- [Your instructions] Line by line, please look for the word "bridge" in the following records, then copy each line you find it in.

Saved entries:
= Beginning of Section =
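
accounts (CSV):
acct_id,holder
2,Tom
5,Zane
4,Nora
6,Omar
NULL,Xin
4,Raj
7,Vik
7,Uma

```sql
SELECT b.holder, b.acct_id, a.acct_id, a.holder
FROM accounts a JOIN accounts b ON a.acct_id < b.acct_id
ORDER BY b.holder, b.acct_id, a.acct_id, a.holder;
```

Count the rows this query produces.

19

INNER JOIN keeps only pairs where the ON condition holds.
Matching on a.acct_id < b.acct_id. A NULL in a compared column never satisfies the condition.
Matched pairs: 19.
Total: 19 rows.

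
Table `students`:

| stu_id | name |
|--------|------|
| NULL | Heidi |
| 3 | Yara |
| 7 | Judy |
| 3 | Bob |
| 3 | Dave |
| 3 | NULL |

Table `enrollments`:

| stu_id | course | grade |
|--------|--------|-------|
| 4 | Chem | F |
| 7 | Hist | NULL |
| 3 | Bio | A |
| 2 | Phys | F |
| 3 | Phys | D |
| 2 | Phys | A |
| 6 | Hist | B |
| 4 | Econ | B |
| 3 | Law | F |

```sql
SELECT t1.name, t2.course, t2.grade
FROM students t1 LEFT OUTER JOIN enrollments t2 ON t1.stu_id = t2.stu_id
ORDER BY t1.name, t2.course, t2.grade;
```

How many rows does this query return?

LEFT JOIN keeps every row from `students`; unmatched rows get NULL for `enrollments`'s columns.
Matching on t1.stu_id = t2.stu_id. A NULL in a compared column never satisfies the condition.
- stu_id=NULL: no t2 row matches, row kept with t2 columns NULL.
- stu_id=3: 3 matching t2 row(s), so 3 row(s) emitted.
- stu_id=7: 1 matching t2 row(s), so 1 row(s) emitted.
- stu_id=3: 3 matching t2 row(s), so 3 row(s) emitted.
- stu_id=3: 3 matching t2 row(s), so 3 row(s) emitted.
- stu_id=3: 3 matching t2 row(s), so 3 row(s) emitted.
Total: 13 matched + 1 padded = 14 rows.

14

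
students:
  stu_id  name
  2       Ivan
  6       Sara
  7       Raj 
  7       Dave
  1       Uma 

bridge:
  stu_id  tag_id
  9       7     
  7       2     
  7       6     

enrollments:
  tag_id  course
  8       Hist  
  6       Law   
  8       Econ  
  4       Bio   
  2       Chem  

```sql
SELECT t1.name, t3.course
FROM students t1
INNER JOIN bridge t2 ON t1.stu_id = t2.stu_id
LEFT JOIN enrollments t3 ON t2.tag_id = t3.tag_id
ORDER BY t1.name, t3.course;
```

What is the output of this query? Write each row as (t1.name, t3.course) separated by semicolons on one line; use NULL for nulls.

(Dave, Chem); (Dave, Law); (Raj, Chem); (Raj, Law)

Step 1 — t1 INNER JOIN t2 on stu_id → 4 row(s).
Then LEFT JOIN `enrollments t3` on tag_id: each of those 4 rows is kept; rows whose t2.tag_id has no match in t3 get NULL for t3's columns.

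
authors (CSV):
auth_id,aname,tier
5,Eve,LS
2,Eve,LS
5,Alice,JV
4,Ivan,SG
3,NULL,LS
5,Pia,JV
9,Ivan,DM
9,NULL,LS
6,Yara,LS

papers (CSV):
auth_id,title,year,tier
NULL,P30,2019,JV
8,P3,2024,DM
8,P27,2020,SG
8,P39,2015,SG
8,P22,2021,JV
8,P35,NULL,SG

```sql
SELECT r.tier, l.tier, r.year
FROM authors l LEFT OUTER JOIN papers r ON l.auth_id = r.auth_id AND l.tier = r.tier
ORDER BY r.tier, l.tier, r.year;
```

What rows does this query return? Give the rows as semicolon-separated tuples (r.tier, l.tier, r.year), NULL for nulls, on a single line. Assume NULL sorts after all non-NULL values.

(NULL, DM, NULL); (NULL, JV, NULL); (NULL, JV, NULL); (NULL, LS, NULL); (NULL, LS, NULL); (NULL, LS, NULL); (NULL, LS, NULL); (NULL, LS, NULL); (NULL, SG, NULL)

LEFT JOIN keeps every row from `authors`; unmatched rows get NULL for `papers`'s columns.
Matching on l.auth_id = r.auth_id AND l.tier = r.tier. A NULL in a compared column never satisfies the condition.
Matched pairs: 0; unmatched l rows kept: 9.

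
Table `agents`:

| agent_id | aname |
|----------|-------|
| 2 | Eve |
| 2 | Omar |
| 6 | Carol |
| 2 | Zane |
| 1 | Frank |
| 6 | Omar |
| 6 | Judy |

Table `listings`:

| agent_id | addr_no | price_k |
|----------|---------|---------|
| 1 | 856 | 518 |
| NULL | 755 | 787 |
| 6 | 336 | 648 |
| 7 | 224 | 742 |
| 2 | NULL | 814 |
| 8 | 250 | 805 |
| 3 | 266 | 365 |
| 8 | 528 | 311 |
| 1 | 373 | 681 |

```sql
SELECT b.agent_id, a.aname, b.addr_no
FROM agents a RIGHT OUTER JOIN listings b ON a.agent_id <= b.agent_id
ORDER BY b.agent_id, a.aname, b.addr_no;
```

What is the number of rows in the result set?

39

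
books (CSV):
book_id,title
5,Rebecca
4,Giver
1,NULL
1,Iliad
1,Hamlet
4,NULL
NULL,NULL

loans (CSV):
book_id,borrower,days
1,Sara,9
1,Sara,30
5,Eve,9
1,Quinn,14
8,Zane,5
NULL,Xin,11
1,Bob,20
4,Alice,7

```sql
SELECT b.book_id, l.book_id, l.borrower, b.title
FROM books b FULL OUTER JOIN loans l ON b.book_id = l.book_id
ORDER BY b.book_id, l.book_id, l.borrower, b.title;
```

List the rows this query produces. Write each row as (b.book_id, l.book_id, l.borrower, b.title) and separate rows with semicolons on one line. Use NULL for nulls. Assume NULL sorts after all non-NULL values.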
= End of Section =
- [Exercise output]
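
bridge:
INNER JOIN bridge t2 ON t1.stu_id = t2.stu_id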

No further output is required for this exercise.